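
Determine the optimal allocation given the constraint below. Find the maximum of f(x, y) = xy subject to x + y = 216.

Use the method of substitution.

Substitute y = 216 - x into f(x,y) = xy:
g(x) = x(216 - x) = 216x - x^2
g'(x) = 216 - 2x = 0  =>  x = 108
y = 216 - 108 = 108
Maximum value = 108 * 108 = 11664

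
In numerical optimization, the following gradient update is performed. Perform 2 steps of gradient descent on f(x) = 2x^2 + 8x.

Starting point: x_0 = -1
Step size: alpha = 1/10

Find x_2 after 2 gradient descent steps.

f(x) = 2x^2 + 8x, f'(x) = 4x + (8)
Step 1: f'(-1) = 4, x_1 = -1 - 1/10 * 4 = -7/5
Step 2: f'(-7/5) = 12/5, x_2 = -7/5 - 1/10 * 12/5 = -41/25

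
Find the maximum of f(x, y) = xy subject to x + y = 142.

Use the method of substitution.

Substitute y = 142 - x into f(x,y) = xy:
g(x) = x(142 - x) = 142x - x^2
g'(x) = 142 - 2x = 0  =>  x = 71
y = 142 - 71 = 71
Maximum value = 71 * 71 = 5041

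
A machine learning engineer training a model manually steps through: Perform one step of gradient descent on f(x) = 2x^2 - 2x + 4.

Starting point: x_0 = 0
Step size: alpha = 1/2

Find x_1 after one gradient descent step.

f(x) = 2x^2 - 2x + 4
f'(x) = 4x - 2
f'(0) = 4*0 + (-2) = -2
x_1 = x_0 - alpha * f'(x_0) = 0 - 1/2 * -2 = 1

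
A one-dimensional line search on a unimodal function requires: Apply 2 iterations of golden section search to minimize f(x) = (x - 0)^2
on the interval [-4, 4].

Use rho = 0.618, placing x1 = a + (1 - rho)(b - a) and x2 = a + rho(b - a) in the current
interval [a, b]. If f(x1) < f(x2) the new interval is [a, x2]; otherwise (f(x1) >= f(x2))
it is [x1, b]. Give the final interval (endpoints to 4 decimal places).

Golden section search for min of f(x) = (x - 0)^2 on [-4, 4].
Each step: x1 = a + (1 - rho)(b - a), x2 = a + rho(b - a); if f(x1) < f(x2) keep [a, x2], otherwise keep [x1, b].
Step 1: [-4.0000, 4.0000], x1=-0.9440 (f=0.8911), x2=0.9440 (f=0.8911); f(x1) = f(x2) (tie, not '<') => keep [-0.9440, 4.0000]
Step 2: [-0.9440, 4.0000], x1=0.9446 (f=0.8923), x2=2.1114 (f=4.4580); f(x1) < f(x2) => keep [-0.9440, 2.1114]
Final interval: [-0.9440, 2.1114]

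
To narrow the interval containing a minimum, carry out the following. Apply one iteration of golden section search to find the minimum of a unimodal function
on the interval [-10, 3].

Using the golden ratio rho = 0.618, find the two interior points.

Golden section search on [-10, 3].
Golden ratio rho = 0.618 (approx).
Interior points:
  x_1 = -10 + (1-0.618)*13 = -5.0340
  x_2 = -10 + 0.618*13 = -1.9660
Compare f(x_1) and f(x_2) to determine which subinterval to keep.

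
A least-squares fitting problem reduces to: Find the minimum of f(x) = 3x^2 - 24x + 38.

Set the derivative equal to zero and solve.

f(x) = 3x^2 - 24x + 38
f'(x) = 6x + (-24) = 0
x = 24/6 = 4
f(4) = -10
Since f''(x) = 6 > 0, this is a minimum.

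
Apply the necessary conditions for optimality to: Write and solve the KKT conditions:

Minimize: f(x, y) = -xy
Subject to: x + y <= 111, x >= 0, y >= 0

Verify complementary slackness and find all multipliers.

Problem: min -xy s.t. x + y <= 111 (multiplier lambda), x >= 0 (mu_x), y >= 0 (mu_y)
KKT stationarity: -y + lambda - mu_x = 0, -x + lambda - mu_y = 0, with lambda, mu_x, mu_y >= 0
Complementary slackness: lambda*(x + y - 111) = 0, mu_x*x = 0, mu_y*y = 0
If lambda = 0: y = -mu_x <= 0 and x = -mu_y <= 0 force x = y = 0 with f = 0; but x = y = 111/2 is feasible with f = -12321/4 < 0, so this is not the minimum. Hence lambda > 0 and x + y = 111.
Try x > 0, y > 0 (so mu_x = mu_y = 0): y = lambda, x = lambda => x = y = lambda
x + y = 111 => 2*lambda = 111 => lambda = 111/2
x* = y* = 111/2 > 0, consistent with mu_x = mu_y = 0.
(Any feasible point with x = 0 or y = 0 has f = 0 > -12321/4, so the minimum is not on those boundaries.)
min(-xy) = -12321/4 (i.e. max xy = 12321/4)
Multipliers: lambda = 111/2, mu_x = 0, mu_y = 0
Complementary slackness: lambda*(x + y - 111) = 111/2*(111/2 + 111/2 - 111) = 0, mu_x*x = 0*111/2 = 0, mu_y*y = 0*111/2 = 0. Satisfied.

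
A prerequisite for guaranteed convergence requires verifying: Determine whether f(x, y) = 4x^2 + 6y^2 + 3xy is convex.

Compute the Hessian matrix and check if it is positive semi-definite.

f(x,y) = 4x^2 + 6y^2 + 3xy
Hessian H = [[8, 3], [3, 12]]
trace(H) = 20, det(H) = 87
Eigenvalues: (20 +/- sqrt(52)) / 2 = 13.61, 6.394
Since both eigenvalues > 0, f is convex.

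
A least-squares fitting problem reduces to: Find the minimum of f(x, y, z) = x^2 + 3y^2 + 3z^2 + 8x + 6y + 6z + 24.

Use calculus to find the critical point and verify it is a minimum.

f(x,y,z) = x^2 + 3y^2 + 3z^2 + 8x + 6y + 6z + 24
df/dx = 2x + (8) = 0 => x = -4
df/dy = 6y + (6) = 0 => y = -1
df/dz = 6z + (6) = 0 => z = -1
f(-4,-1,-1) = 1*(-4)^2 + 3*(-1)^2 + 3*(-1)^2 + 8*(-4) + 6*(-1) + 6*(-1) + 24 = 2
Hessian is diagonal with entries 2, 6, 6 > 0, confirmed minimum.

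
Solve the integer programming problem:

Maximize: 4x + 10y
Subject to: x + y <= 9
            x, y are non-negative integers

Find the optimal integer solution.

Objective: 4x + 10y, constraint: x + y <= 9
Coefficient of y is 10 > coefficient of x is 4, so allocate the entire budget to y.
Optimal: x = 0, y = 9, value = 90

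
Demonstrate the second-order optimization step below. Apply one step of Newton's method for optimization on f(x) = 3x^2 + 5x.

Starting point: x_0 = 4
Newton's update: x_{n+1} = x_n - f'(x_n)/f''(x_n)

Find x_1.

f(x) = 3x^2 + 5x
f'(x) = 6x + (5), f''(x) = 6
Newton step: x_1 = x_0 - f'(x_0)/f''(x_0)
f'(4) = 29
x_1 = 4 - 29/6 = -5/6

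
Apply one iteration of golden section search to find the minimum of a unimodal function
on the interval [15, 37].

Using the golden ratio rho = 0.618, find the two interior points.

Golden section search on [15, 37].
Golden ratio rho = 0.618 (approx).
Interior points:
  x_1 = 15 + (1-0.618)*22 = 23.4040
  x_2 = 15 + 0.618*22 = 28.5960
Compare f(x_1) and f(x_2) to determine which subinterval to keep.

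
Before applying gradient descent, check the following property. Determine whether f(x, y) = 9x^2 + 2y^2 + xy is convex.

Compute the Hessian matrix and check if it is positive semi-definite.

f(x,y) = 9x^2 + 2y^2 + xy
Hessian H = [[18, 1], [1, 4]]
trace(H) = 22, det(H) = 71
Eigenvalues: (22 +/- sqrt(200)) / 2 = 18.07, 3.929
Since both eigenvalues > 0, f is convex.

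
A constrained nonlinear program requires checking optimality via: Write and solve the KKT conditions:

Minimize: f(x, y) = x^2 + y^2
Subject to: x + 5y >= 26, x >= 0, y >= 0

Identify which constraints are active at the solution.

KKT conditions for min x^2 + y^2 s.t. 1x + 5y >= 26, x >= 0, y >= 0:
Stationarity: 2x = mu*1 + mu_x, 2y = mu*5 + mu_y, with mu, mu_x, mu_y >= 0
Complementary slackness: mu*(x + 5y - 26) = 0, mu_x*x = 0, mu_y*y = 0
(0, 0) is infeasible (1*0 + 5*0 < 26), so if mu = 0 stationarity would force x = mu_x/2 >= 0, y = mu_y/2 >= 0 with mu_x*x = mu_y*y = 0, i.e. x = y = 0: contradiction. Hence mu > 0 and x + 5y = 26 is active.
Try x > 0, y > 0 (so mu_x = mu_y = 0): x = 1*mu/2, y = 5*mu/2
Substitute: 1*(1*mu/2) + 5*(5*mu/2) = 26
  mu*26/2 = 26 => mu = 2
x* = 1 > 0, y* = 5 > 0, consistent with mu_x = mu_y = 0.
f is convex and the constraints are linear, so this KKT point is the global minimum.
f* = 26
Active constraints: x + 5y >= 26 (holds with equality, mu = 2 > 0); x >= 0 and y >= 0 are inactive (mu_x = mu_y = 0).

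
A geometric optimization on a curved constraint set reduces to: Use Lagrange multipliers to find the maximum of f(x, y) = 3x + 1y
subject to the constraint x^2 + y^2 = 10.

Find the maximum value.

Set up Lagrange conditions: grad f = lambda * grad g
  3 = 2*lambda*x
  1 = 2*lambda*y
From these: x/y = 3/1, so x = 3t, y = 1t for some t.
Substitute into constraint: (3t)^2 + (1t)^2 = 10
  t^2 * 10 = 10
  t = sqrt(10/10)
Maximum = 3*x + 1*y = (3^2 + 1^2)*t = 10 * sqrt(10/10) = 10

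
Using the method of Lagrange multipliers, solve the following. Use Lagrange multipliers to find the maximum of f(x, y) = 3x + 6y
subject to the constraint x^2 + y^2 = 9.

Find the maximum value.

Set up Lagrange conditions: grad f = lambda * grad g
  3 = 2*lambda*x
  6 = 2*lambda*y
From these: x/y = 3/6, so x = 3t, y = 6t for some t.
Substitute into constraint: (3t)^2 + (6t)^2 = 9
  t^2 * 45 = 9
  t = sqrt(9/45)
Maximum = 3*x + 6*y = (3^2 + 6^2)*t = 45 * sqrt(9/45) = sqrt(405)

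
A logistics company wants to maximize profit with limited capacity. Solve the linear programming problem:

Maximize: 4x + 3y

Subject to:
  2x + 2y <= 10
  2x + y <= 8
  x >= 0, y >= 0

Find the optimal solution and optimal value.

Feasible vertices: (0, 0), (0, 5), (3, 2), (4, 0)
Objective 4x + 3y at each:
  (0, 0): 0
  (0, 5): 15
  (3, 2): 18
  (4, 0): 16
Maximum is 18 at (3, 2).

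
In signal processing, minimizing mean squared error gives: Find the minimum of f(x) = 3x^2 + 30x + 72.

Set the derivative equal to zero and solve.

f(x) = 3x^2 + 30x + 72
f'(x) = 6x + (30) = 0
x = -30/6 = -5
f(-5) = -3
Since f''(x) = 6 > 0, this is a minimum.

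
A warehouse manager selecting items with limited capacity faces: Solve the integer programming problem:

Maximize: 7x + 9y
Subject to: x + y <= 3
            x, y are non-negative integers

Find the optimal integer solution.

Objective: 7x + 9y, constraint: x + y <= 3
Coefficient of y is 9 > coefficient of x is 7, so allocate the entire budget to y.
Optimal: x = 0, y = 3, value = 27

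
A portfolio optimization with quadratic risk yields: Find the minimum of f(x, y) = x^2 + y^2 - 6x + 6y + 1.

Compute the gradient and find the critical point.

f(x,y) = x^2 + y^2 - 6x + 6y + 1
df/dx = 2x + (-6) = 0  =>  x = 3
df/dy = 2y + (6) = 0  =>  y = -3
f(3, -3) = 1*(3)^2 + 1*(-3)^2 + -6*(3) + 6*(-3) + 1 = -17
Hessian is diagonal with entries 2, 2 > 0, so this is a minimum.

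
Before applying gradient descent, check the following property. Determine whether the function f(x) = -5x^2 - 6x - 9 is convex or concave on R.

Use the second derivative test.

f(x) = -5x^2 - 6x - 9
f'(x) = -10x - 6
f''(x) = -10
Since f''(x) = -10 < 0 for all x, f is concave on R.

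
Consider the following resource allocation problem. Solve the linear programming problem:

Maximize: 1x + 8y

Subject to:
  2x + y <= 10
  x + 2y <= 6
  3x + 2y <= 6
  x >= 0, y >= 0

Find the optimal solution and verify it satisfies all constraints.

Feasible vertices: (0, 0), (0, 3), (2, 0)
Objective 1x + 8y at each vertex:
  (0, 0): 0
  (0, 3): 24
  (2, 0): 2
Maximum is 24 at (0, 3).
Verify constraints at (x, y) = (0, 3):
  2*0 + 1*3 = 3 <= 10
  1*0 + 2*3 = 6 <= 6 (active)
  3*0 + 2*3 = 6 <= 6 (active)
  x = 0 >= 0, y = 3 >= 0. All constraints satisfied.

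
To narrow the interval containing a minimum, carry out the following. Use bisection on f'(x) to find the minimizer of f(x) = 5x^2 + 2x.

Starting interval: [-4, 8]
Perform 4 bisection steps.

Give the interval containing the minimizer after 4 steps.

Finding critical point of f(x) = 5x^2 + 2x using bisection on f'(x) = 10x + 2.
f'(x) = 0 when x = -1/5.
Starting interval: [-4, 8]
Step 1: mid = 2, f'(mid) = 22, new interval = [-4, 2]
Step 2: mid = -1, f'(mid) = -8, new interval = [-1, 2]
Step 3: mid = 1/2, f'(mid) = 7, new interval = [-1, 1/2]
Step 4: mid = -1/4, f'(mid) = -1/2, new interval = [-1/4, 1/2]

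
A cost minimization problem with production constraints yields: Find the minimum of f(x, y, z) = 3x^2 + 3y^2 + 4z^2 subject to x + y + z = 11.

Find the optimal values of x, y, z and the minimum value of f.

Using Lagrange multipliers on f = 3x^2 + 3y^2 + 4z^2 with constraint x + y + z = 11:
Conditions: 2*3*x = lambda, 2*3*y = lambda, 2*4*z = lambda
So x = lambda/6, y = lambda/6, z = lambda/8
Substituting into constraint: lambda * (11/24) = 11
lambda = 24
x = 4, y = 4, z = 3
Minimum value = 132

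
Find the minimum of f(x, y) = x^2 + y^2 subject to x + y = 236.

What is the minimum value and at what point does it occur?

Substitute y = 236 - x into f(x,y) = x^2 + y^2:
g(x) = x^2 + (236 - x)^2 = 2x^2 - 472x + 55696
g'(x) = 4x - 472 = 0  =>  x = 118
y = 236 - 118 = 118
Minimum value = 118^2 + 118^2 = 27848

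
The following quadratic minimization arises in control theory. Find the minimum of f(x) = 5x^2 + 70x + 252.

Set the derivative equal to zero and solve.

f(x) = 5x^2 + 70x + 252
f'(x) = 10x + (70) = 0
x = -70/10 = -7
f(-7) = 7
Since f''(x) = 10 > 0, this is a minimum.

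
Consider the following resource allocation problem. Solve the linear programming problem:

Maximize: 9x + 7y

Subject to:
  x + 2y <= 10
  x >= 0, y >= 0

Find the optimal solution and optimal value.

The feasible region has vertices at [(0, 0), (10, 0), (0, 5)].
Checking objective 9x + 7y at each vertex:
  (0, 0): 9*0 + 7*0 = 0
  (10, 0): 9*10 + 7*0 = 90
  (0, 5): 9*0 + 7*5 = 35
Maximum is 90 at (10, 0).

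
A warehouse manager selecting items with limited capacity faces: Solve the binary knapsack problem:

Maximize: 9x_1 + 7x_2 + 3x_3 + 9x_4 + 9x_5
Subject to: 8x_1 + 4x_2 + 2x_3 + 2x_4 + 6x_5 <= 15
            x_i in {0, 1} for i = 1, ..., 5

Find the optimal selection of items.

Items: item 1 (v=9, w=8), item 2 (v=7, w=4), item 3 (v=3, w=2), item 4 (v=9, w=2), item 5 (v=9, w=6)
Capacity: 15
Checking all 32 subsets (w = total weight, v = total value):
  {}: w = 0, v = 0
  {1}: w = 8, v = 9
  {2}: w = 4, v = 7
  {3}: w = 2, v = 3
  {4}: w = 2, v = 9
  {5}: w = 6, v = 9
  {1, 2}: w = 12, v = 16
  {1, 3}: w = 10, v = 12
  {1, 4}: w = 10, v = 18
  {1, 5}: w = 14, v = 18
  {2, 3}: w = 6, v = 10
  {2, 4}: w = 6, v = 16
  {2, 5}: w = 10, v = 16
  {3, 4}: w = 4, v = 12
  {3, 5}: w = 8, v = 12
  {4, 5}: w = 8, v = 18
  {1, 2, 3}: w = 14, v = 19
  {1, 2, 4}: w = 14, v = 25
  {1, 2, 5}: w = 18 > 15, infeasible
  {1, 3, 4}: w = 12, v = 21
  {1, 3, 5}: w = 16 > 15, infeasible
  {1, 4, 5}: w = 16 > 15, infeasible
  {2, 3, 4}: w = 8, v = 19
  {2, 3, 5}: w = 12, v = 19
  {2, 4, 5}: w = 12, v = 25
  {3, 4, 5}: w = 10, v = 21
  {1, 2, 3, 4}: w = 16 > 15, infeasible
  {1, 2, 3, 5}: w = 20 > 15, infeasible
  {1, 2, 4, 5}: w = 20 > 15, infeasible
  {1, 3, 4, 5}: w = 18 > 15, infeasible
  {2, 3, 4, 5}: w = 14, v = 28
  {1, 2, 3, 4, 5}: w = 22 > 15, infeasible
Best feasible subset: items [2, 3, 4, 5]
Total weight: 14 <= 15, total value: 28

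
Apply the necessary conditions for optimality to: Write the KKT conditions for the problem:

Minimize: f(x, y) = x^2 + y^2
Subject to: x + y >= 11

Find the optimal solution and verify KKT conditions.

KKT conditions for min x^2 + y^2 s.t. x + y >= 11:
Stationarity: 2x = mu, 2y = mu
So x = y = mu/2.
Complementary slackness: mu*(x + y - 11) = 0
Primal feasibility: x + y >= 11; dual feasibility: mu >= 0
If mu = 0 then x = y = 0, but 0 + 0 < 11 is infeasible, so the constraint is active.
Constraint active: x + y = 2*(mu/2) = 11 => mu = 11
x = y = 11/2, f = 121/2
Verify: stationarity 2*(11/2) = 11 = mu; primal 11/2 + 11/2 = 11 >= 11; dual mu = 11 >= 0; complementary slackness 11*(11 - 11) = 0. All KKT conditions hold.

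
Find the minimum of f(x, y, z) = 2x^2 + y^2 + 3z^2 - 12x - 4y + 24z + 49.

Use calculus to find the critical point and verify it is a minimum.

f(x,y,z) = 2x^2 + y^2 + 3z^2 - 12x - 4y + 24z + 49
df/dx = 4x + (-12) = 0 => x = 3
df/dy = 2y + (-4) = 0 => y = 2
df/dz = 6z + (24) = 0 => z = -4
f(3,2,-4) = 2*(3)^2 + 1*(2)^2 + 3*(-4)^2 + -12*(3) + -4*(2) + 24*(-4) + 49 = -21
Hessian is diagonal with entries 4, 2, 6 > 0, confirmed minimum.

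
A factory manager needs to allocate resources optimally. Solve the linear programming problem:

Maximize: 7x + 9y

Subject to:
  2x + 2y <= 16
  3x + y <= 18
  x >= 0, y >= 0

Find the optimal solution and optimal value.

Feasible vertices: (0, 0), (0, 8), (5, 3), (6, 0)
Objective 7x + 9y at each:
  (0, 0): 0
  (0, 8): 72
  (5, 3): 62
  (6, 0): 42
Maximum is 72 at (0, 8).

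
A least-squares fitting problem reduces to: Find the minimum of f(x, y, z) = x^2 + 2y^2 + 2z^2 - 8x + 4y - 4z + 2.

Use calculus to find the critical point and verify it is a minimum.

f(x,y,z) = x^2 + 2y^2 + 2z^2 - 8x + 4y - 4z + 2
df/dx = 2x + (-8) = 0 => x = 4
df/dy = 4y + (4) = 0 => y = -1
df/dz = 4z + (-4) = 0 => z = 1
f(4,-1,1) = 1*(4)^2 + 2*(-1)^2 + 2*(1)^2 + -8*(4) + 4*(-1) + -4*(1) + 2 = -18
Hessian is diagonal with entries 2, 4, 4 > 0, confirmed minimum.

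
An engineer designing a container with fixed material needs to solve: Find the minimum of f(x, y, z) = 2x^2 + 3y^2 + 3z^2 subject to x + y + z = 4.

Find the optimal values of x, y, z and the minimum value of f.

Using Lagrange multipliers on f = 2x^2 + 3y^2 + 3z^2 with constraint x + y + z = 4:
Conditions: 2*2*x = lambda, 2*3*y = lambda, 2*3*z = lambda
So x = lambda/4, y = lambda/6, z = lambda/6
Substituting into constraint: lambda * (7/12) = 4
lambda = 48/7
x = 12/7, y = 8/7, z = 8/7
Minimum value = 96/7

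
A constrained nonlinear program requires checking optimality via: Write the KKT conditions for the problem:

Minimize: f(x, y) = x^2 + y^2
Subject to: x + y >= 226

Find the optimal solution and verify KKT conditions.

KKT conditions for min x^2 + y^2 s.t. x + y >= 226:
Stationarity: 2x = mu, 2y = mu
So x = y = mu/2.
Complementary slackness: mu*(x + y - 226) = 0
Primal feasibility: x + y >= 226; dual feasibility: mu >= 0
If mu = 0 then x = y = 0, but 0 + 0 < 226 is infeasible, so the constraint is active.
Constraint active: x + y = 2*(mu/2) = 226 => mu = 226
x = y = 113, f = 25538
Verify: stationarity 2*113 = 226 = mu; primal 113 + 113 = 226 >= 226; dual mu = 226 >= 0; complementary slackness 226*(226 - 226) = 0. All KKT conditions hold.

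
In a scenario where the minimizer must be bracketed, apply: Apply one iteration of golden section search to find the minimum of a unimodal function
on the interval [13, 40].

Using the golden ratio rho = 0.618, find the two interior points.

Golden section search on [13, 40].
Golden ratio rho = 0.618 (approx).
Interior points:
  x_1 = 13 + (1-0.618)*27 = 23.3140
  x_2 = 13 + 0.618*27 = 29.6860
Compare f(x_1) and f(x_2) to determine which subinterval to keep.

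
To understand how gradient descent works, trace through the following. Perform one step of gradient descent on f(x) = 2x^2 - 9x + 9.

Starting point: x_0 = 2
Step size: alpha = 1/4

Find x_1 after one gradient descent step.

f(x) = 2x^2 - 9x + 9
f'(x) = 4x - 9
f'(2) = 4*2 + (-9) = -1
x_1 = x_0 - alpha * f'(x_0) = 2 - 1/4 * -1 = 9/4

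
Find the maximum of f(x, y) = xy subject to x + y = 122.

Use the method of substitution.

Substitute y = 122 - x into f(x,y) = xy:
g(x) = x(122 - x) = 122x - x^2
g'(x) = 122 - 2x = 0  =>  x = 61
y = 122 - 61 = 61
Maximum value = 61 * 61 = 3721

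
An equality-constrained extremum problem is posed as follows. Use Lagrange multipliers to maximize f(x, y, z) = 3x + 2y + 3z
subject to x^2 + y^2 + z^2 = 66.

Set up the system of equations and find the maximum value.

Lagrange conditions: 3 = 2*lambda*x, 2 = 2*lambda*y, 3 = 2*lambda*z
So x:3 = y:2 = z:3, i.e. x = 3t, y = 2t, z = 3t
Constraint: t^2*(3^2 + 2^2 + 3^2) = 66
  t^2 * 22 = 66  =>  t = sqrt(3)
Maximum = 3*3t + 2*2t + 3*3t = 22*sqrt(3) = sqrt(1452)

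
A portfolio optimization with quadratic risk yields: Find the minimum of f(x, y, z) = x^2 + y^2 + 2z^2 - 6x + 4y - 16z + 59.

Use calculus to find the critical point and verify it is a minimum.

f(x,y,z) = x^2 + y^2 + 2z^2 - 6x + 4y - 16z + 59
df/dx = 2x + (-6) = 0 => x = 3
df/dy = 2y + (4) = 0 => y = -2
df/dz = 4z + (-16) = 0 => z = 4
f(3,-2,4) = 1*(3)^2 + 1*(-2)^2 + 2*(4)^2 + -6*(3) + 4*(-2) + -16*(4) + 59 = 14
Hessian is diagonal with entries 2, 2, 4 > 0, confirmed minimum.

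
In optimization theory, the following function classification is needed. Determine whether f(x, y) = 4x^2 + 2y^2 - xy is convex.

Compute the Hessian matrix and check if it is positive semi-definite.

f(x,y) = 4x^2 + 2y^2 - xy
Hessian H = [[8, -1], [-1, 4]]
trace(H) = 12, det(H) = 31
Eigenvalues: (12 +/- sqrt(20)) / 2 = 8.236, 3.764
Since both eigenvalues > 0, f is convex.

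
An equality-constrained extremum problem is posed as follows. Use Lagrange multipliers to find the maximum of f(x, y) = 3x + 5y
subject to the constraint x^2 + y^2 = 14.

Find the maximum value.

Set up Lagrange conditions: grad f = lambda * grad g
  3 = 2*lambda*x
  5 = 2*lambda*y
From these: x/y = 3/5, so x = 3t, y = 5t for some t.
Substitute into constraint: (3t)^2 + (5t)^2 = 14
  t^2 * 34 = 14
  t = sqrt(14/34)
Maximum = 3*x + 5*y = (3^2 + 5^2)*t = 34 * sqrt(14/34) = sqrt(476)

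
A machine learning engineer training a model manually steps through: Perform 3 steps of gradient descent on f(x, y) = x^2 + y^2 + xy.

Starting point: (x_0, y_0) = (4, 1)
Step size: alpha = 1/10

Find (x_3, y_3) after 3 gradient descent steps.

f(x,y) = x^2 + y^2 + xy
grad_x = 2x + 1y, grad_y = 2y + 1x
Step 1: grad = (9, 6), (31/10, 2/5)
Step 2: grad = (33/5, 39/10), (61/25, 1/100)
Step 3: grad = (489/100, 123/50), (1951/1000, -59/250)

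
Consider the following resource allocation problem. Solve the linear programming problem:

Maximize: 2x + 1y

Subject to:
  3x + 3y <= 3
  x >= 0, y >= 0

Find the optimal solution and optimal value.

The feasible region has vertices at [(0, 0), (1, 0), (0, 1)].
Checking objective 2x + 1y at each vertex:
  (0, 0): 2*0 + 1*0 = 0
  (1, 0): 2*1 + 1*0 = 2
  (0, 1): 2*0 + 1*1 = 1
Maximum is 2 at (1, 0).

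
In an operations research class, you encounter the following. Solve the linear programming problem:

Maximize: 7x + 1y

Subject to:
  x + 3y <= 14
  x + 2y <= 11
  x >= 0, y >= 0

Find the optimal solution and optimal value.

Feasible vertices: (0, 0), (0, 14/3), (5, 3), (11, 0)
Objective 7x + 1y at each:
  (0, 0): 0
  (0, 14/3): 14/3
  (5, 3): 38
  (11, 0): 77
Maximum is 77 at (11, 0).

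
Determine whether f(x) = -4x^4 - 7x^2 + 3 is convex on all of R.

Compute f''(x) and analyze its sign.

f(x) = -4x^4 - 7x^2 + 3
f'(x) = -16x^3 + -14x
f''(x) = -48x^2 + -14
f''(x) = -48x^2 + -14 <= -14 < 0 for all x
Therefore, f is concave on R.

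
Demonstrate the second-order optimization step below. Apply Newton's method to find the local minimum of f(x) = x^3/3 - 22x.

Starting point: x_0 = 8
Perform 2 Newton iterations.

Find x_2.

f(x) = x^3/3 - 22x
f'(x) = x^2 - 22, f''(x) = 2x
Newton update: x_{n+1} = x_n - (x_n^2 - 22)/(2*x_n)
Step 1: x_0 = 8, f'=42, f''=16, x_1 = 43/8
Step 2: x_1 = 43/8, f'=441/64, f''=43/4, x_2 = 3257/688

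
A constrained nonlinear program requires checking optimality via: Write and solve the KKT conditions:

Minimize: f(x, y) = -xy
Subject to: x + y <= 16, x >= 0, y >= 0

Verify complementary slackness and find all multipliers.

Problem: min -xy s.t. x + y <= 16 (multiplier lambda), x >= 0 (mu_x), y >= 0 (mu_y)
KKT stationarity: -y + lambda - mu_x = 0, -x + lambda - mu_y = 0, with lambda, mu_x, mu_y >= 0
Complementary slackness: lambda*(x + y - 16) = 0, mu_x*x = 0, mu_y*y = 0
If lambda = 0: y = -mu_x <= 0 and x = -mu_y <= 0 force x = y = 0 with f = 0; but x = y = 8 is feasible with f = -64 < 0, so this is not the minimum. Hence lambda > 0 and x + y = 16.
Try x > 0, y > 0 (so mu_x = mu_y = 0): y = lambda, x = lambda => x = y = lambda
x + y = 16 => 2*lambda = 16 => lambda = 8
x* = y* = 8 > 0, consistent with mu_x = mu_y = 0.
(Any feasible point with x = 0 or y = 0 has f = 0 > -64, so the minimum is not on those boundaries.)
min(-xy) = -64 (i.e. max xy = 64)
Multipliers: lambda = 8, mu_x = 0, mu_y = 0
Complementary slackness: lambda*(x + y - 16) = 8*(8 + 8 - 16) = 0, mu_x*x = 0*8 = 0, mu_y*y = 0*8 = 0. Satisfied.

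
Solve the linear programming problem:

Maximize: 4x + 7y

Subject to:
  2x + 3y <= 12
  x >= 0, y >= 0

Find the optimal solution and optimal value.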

______

§ **YOUR GOAL**:
Copy, from the lines above, each one that holds "squares".

§ **COMPLETED EXERCISE**:
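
A least-squares fitting problem reduces to: Find the minimum of f(x) = 3x^2 - 24x + 38.
A least-squares fitting problem reduces to: Find the minimum of f(x, y, z) = x^2 + 3y^2 + 3z^2 + 8x + 6y + 6z + 24.
A least-squares fitting problem reduces to: Find the minimum of f(x, y, z) = x^2 + 2y^2 + 2z^2 - 8x + 4y - 4z + 2.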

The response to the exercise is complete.